→ **WHAT THE EXERCISE ASKS**
Within the data below, copy each line where the string "Mandelbrot" is found.

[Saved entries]
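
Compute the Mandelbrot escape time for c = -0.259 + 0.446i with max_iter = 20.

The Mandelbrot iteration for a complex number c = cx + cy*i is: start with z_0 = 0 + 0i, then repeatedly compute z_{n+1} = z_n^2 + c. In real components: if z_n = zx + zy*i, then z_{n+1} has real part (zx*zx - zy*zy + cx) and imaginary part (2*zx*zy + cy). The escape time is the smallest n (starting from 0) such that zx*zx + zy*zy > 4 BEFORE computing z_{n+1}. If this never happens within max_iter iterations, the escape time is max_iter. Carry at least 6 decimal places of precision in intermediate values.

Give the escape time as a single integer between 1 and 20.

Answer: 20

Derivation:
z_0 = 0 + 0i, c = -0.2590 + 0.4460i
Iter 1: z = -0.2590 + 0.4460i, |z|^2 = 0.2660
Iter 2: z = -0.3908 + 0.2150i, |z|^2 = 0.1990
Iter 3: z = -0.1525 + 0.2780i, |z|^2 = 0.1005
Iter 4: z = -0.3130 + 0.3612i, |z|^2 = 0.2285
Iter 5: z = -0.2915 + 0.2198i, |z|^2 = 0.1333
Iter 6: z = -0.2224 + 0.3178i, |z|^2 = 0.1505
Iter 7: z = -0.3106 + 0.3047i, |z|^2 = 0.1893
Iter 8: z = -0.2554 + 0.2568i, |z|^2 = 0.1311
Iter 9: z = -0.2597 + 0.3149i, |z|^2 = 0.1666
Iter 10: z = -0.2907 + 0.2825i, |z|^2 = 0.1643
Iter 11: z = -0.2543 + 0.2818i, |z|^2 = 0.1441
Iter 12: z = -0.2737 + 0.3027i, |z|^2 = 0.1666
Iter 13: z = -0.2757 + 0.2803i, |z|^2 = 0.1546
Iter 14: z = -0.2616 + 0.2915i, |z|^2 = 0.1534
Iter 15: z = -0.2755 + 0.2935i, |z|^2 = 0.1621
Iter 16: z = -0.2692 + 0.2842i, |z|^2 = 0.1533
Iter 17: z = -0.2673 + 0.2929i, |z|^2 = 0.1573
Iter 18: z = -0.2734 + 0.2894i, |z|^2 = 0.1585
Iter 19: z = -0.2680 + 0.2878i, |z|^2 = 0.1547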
* * *
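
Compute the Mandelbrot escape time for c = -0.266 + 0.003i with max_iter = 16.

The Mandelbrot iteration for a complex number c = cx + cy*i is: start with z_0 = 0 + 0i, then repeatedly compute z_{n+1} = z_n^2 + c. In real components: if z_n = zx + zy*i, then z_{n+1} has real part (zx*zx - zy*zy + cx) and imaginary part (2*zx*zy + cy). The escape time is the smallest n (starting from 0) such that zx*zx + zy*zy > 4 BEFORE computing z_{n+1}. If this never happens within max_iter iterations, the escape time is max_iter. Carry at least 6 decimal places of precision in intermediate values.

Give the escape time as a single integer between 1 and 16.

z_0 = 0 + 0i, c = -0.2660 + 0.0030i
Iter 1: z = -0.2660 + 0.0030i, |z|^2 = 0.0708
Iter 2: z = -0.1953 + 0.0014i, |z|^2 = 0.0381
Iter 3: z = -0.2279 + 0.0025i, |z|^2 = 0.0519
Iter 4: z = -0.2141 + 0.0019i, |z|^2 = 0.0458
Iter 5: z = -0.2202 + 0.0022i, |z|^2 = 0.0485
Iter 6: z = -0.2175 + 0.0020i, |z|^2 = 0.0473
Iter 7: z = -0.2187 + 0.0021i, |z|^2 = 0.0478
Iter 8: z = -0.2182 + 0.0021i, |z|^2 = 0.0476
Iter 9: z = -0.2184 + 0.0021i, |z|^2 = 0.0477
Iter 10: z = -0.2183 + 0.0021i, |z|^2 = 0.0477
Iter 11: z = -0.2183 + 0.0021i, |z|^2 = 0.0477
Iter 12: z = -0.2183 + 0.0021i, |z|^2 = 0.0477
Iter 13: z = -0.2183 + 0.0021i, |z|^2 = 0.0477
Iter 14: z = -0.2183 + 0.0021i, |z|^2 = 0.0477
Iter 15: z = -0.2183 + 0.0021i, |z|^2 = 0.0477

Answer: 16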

→ **SOLUTION FOR THIS EXERCISE**
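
Compute the Mandelbrot escape time for c = -0.259 + 0.446i with max_iter = 20.
The Mandelbrot iteration for a complex number c = cx + cy*i is: start with z_0 = 0 + 0i, then repeatedly compute z_{n+1} = z_n^2 + c. In real components: if z_n = zx + zy*i, then z_{n+1} has real part (zx*zx - zy*zy + cx) and imaginary part (2*zx*zy + cy). The escape time is the smallest n (starting from 0) such that zx*zx + zy*zy > 4 BEFORE computing z_{n+1}. If this never happens within max_iter iterations, the escape time is max_iter. Carry at least 6 decimal places of precision in intermediate values.
Compute the Mandelbrot escape time for c = -0.266 + 0.003i with max_iter = 16.
The Mandelbrot iteration for a complex number c = cx + cy*i is: start with z_0 = 0 + 0i, then repeatedly compute z_{n+1} = z_n^2 + c. In real components: if z_n = zx + zy*i, then z_{n+1} has real part (zx*zx - zy*zy + cx) and imaginary part (2*zx*zy + cy). The escape time is the smallest n (starting from 0) such that zx*zx + zy*zy > 4 BEFORE computing z_{n+1}. If this never happens within max_iter iterations, the escape time is max_iter. Carry at least 6 decimal places of precision in intermediate values.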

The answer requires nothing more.